Records contained in a dataset:
+--
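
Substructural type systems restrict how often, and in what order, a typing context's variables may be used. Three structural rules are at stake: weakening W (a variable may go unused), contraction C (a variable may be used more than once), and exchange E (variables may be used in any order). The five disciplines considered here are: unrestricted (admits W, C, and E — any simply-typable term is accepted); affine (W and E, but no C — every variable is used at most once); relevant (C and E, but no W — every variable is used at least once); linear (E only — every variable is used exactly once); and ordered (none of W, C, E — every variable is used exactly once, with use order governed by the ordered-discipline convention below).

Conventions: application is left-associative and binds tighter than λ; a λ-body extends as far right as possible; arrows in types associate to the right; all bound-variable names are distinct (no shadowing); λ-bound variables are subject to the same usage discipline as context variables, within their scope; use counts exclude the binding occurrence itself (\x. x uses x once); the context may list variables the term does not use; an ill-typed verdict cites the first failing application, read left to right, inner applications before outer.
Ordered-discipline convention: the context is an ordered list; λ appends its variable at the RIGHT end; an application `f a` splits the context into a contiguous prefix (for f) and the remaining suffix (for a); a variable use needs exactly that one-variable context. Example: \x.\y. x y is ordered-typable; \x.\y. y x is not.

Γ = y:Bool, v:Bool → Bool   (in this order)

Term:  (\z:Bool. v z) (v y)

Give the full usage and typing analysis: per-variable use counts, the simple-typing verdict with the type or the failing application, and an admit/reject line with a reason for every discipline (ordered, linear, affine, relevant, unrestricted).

counts: y=1, v=2, z (λ-bound)=1
use order (left to right): v, z, v, y
typing: the term checks, with type Bool
ordered: ✗, repeated use of v ×2
linear: ✗, repeated use of v ×2
affine: ✗, repeated use of v ×2
relevant: ✓, y, v, z: all used, weakening unneeded
unrestricted: ✓, typability at Bool is all that's needed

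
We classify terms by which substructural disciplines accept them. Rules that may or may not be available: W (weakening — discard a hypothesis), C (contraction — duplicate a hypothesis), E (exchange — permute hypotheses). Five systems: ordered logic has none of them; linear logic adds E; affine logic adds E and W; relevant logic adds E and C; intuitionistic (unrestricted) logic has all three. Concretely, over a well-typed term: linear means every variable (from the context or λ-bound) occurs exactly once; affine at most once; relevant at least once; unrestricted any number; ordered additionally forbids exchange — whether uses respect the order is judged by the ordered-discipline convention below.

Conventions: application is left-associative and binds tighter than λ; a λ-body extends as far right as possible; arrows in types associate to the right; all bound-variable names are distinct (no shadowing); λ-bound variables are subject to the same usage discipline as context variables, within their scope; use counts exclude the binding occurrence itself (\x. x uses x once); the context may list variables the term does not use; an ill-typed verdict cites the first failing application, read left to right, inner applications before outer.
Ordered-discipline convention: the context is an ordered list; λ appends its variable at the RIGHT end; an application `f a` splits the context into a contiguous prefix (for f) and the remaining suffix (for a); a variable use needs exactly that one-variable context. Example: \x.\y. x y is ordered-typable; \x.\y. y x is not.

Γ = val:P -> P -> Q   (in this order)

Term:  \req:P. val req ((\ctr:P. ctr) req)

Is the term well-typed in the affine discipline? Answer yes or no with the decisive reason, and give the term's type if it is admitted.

no — uses contraction: req ×2
counts: val ×1; req [bound] ×2; ctr [bound] ×1
use order (left to right): val, req, ctr, req
typing: the term checks, with type P -> Q
summary: ordered ✗; linear ✗; affine ✗; relevant ✓; unrestricted ✓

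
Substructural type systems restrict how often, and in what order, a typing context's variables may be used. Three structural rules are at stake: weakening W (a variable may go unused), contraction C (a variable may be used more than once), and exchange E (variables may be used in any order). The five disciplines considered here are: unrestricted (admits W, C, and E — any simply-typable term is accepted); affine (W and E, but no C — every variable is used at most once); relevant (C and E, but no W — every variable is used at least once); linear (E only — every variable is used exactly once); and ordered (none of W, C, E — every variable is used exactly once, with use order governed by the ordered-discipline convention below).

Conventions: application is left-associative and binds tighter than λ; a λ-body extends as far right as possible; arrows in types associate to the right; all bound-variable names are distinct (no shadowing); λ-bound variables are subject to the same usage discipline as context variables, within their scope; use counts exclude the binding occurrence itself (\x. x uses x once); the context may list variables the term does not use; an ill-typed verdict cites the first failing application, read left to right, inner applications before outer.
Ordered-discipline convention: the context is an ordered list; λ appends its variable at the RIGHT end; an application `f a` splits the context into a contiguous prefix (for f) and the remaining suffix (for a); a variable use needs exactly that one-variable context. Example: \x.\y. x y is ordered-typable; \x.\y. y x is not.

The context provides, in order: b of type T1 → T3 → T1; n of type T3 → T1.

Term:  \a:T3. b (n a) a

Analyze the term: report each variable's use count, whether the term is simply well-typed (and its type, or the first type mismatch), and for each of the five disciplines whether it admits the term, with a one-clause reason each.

counts: b: 1×, n: 1×, a (λ-bound): 2×
left-to-right use order: b, n, a, a
typing: the term checks, with type T3 → T1
ordered: ✗ — a ×2 used more than once (contraction)
linear: ✗ — a ×2 used more than once (contraction)
affine: ✗ — a ×2 used more than once (contraction)
relevant: ✓ — none of b, n, a goes unused
unrestricted: ✓ — simply typable at T3 → T1; W, C, E all held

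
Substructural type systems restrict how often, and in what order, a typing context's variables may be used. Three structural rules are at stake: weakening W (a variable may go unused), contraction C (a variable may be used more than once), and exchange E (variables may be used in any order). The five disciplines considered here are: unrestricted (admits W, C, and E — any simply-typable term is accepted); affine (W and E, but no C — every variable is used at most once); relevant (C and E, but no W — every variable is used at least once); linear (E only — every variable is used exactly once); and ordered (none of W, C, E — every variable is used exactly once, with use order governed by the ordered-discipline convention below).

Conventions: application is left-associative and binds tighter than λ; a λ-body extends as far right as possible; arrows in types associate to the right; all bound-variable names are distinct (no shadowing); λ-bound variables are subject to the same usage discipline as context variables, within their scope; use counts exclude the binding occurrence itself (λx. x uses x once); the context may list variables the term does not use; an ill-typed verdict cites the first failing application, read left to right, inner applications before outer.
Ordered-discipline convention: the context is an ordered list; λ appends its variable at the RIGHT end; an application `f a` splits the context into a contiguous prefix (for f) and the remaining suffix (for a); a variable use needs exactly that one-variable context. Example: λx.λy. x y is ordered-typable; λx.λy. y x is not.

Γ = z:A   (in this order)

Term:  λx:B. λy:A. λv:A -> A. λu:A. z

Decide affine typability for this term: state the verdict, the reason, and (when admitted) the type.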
+--
- _What this task involves_
Set down the entries verbatim, leaving none out.

- _Exercise solution_
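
Substructural type systems restrict how often, and in what order, a typing context's variables may be used. Three structural rules are at stake: weakening W (a variable may go unused), contraction C (a variable may be used more than once), and exchange E (variables may be used in any order). The five disciplines considered here are: unrestricted (admits W, C, and E — any simply-typable term is accepted); affine (W and E, but no C — every variable is used at most once); relevant (C and E, but no W — every variable is used at least once); linear (E only — every variable is used exactly once); and ordered (none of W, C, E — every variable is used exactly once, with use order governed by the ordered-discipline convention below).

Conventions: application is left-associative and binds tighter than λ; a λ-body extends as far right as possible; arrows in types associate to the right; all bound-variable names are distinct (no shadowing); λ-bound variables are subject to the same usage discipline as context variables, within their scope; use counts exclude the binding occurrence itself (\x. x uses x once); the context may list variables the term does not use; an ill-typed verdict cites the first failing application, read left to right, inner applications before outer.
Ordered-discipline convention: the context is an ordered list; λ appends its variable at the RIGHT end; an application `f a` splits the context into a contiguous prefix (for f) and the remaining suffix (for a); a variable use needs exactly that one-variable context. Example: \x.\y. x y is ordered-typable; \x.\y. y x is not.

Γ = y:Bool, v:Bool → Bool   (in this order)

Term:  (\z:Bool. v z) (v y)

Give the full usage and typing analysis: per-variable use counts, the simple-typing verdict with the type or the failing application, and an admit/reject line with a reason for every discipline (ordered, linear, affine, relevant, unrestricted).

counts: y=1, v=2, z (λ-bound)=1
use order (left to right): v, z, v, y
typing: the term checks, with type Bool
ordered: ✗, repeated use of v ×2
linear: ✗, repeated use of v ×2
affine: ✗, repeated use of v ×2
relevant: ✓, y, v, z: all used, weakening unneeded
unrestricted: ✓, typability at Bool is all that's needed

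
We classify terms by which substructural disciplines accept them. Rules that may or may not be available: W (weakening — discard a hypothesis), C (contraction — duplicate a hypothesis), E (exchange — permute hypotheses). Five systems: ordered logic has none of them; linear logic adds E; affine logic adds E and W; relevant logic adds E and C; intuitionistic (unrestricted) logic has all three. Concretely, over a well-typed term: linear means every variable (from the context or λ-bound) occurs exactly once; affine at most once; relevant at least once; unrestricted any number; ordered additionally forbids exchange — whether uses respect the order is judged by the ordered-discipline convention below.

Conventions: application is left-associative and binds tighter than λ; a λ-body extends as far right as possible; arrows in types associate to the right; all bound-variable names are distinct (no shadowing); λ-bound variables are subject to the same usage discipline as context variables, within their scope; use counts exclude the binding occurrence itself (\x. x uses x once); the context may list variables the term does not use; an ill-typed verdict cites the first failing application, read left to right, inner applications before outer.
Ordered-discipline convention: the context is an ordered list; λ appends its variable at the RIGHT end; an application `f a` splits the context into a contiguous prefix (for f) and the remaining suffix (for a); a variable use needs exactly that one-variable context. Example: \x.\y. x y is ordered-typable; \x.\y. y x is not.

Γ = val:P -> P -> Q   (in this order)

Term:  \req:P. val req ((\ctr:P. ctr) req)

Is the term well-typed in the affine discipline? Answer yes or no with the decisive reason, and give the term's type if it is admitted.

no — uses contraction: req ×2
counts: val ×1; req [bound] ×2; ctr [bound] ×1
use order (left to right): val, req, ctr, req
typing: the term checks, with type P -> Q
summary: ordered ✗; linear ✗; affine ✗; relevant ✓; unrestricted ✓

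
Substructural type systems restrict how often, and in what order, a typing context's variables may be used. Three structural rules are at stake: weakening W (a variable may go unused), contraction C (a variable may be used more than once), and exchange E (variables may be used in any order). The five disciplines considered here are: unrestricted (admits W, C, and E — any simply-typable term is accepted); affine (W and E, but no C — every variable is used at most once); relevant (C and E, but no W — every variable is used at least once); linear (E only — every variable is used exactly once); and ordered (none of W, C, E — every variable is used exactly once, with use order governed by the ordered-discipline convention below).

Conventions: application is left-associative and binds tighter than λ; a λ-body extends as far right as possible; arrows in types associate to the right; all bound-variable names are distinct (no shadowing); λ-bound variables are subject to the same usage discipline as context variables, within their scope; use counts exclude the binding occurrence itself (\x. x uses x once); the context may list variables the term does not use; an ill-typed verdict cites the first failing application, read left to right, inner applications before outer.
Ordered-discipline convention: the context is an ordered list; λ appends its variable at the RIGHT end; an application `f a` splits the context into a contiguous prefix (for f) and the remaining suffix (for a); a variable use needs exactly that one-variable context. Example: \x.\y. x y is ordered-typable; \x.\y. y x is not.

The context provides, in order: b of type T1 → T3 → T1; n of type T3 → T1.

Term:  \a:T3. b (n a) a

Analyze the term: report each variable's use count, whether the term is simply well-typed (and its type, or the first type mismatch), and for each of the five disciplines whether it admits the term, with a one-clause reason each.

counts: b: 1×, n: 1×, a (λ-bound): 2×
left-to-right use order: b, n, a, a
typing: the term checks, with type T3 → T1
ordered: ✗ — a ×2 used more than once (contraction)
linear: ✗ — a ×2 used more than once (contraction)
affine: ✗ — a ×2 used more than once (contraction)
relevant: ✓ — none of b, n, a goes unused
unrestricted: ✓ — simply typable at T3 → T1; W, C, E all held

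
Substructural type systems restrict how often, and in what order, a typing context's variables may be used. Three structural rules are at stake: weakening W (a variable may go unused), contraction C (a variable may be used more than once), and exchange E (variables may be used in any order). The five disciplines considered here are: unrestricted (admits W, C, and E — any simply-typable term is accepted); affine (W and E, but no C — every variable is used at most once); relevant (C and E, but no W — every variable is used at least once); linear (E only — every variable is used exactly once); and ordered (none of W, C, E — every variable is used exactly once, with use order governed by the ordered-discipline convention below).

Conventions: application is left-associative and binds tighter than λ; a λ-body extends as far right as possible; arrows in types associate to the right; all bound-variable names are distinct (no shadowing); λ-bound variables are subject to the same usage discipline as context variables, within their scope; use counts exclude the binding occurrence itself (λx. x uses x once); the context may list variables the term does not use; an ill-typed verdict cites the first failing application, read left to right, inner applications before outer.
Ordered-discipline convention: the context is an ordered list; λ appends its variable at the RIGHT end; an application `f a` splits the context into a contiguous prefix (for f) and the remaining suffix (for a); a variable use needs exactly that one-variable context. Example: λx.λy. x y is ordered-typable; λx.λy. y x is not.

Γ = z:A   (in this order)

Term:  λx:B. λy:A. λv:A -> A. λu:A. z

Decide affine typability for this term: state the verdict, the reason, and (when admitted) the type.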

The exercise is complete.